Segment Start: RECORDS FOR THIS EXERCISE

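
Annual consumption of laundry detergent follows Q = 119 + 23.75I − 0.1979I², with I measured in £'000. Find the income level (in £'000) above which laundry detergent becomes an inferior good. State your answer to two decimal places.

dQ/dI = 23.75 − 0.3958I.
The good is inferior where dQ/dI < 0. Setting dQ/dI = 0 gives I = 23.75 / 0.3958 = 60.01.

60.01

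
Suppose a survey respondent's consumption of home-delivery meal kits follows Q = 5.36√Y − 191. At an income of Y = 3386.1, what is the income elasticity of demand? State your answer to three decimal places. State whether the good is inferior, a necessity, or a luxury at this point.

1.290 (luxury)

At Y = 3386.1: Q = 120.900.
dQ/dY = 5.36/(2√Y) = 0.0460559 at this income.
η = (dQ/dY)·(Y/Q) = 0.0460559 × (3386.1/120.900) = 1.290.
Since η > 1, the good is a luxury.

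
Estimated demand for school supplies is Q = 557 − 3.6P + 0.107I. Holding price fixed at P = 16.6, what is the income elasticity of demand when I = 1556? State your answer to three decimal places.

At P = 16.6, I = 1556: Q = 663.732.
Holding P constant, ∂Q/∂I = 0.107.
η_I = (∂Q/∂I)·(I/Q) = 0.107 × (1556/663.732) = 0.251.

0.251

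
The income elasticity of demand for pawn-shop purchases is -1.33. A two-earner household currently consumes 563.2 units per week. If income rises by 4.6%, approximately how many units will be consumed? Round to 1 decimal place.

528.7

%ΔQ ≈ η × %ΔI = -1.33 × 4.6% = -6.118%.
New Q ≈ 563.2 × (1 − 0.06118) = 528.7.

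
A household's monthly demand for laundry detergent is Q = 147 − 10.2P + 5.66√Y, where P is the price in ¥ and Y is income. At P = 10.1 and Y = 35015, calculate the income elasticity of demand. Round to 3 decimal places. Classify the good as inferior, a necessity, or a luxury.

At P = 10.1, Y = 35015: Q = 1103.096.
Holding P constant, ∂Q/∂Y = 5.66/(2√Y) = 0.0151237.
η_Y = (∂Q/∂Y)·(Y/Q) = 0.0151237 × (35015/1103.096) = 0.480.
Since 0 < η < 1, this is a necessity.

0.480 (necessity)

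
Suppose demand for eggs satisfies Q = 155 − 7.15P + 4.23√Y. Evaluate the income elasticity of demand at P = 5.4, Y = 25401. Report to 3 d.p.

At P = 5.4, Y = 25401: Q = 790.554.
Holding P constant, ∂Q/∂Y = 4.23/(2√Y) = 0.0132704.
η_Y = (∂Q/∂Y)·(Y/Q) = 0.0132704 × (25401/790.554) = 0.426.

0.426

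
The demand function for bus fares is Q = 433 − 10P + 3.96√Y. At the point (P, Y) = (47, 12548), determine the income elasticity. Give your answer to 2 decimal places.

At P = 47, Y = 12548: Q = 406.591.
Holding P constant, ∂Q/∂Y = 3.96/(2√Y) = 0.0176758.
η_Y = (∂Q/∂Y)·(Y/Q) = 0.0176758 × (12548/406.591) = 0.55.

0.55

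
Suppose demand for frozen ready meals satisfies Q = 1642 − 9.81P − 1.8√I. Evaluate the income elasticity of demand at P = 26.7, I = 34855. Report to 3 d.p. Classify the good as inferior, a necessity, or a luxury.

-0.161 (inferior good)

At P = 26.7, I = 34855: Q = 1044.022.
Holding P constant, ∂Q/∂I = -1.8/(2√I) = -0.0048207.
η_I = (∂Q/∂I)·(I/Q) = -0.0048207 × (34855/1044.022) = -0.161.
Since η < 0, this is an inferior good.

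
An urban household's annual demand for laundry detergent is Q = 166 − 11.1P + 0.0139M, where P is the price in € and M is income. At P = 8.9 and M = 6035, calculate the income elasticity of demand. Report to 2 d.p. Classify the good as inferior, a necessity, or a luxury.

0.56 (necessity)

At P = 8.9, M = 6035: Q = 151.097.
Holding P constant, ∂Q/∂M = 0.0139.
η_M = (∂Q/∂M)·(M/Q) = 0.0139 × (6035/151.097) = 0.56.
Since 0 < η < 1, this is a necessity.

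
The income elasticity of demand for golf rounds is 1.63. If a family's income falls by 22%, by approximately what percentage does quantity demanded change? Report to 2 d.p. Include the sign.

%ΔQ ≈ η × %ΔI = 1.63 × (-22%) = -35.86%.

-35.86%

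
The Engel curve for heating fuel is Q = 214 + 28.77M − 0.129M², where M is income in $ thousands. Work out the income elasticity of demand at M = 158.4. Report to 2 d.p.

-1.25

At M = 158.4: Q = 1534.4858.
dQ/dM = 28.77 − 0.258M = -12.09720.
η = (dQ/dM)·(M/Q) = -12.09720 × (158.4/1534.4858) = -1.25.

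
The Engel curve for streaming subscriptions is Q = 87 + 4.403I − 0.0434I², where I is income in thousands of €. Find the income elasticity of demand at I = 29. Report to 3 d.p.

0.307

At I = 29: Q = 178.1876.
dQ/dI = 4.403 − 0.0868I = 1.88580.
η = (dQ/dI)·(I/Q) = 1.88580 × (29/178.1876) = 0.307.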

Segment End: RECORDS FOR THIS EXERCISE

Transcribe all of the records above without altering anything.

TASK RESPONSE |
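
Annual consumption of laundry detergent follows Q = 119 + 23.75I − 0.1979I², with I measured in £'000. Find the income level (in £'000) above which laundry detergent becomes an inferior good. State your answer to two decimal places.

dQ/dI = 23.75 − 0.3958I.
The good is inferior where dQ/dI < 0. Setting dQ/dI = 0 gives I = 23.75 / 0.3958 = 60.01.

60.01

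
Suppose a survey respondent's consumption of home-delivery meal kits follows Q = 5.36√Y − 191. At an income of Y = 3386.1, what is the income elasticity of demand? State your answer to three decimal places. State whether the good is inferior, a necessity, or a luxury at this point.

1.290 (luxury)

At Y = 3386.1: Q = 120.900.
dQ/dY = 5.36/(2√Y) = 0.0460559 at this income.
η = (dQ/dY)·(Y/Q) = 0.0460559 × (3386.1/120.900) = 1.290.
Since η > 1, the good is a luxury.

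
Estimated demand for school supplies is Q = 557 − 3.6P + 0.107I. Holding price fixed at P = 16.6, what is the income elasticity of demand when I = 1556? State your answer to three decimal places.

At P = 16.6, I = 1556: Q = 663.732.
Holding P constant, ∂Q/∂I = 0.107.
η_I = (∂Q/∂I)·(I/Q) = 0.107 × (1556/663.732) = 0.251.

0.251

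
The income elasticity of demand for pawn-shop purchases is -1.33. A two-earner household currently consumes 563.2 units per week. If income rises by 4.6%, approximately how many units will be consumed? Round to 1 decimal place.

528.7

%ΔQ ≈ η × %ΔI = -1.33 × 4.6% = -6.118%.
New Q ≈ 563.2 × (1 − 0.06118) = 528.7.

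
A household's monthly demand for laundry detergent is Q = 147 − 10.2P + 5.66√Y, where P is the price in ¥ and Y is income. At P = 10.1 and Y = 35015, calculate the income elasticity of demand. Round to 3 decimal places. Classify the good as inferior, a necessity, or a luxury.

At P = 10.1, Y = 35015: Q = 1103.096.
Holding P constant, ∂Q/∂Y = 5.66/(2√Y) = 0.0151237.
η_Y = (∂Q/∂Y)·(Y/Q) = 0.0151237 × (35015/1103.096) = 0.480.
Since 0 < η < 1, this is a necessity.

0.480 (necessity)

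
Suppose demand for eggs satisfies Q = 155 − 7.15P + 4.23√Y. Evaluate the income elasticity of demand at P = 5.4, Y = 25401. Report to 3 d.p.

At P = 5.4, Y = 25401: Q = 790.554.
Holding P constant, ∂Q/∂Y = 4.23/(2√Y) = 0.0132704.
η_Y = (∂Q/∂Y)·(Y/Q) = 0.0132704 × (25401/790.554) = 0.426.

0.426

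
The demand function for bus fares is Q = 433 − 10P + 3.96√Y. At the point (P, Y) = (47, 12548), determine the income elasticity. Give your answer to 2 decimal places.

At P = 47, Y = 12548: Q = 406.591.
Holding P constant, ∂Q/∂Y = 3.96/(2√Y) = 0.0176758.
η_Y = (∂Q/∂Y)·(Y/Q) = 0.0176758 × (12548/406.591) = 0.55.

0.55

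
Suppose demand for frozen ready meals satisfies Q = 1642 − 9.81P − 1.8√I. Evaluate the income elasticity of demand at P = 26.7, I = 34855. Report to 3 d.p. Classify the good as inferior, a necessity, or a luxury.

-0.161 (inferior good)

At P = 26.7, I = 34855: Q = 1044.022.
Holding P constant, ∂Q/∂I = -1.8/(2√I) = -0.0048207.
η_I = (∂Q/∂I)·(I/Q) = -0.0048207 × (34855/1044.022) = -0.161.
Since η < 0, this is an inferior good.

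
An urban household's annual demand for laundry detergent is Q = 166 − 11.1P + 0.0139M, where P is the price in € and M is income. At P = 8.9 and M = 6035, calculate the income elasticity of demand. Report to 2 d.p. Classify the good as inferior, a necessity, or a luxury.

0.56 (necessity)

At P = 8.9, M = 6035: Q = 151.097.
Holding P constant, ∂Q/∂M = 0.0139.
η_M = (∂Q/∂M)·(M/Q) = 0.0139 × (6035/151.097) = 0.56.
Since 0 < η < 1, this is a necessity.

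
The income elasticity of demand for golf rounds is 1.63. If a family's income falls by 22%, by approximately what percentage does quantity demanded change? Report to 2 d.p. Include the sign.

%ΔQ ≈ η × %ΔI = 1.63 × (-22%) = -35.86%.

-35.86%

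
The Engel curve for heating fuel is Q = 214 + 28.77M − 0.129M², where M is income in $ thousands. Work out the income elasticity of demand at M = 158.4. Report to 2 d.p.

-1.25

At M = 158.4: Q = 1534.4858.
dQ/dM = 28.77 − 0.258M = -12.09720.
η = (dQ/dM)·(M/Q) = -12.09720 × (158.4/1534.4858) = -1.25.

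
The Engel curve for streaming subscriptions is Q = 87 + 4.403I − 0.0434I², where I is income in thousands of €. Find the income elasticity of demand at I = 29. Report to 3 d.p.

0.307

At I = 29: Q = 178.1876.
dQ/dI = 4.403 − 0.0868I = 1.88580.
η = (dQ/dI)·(I/Q) = 1.88580 × (29/178.1876) = 0.307.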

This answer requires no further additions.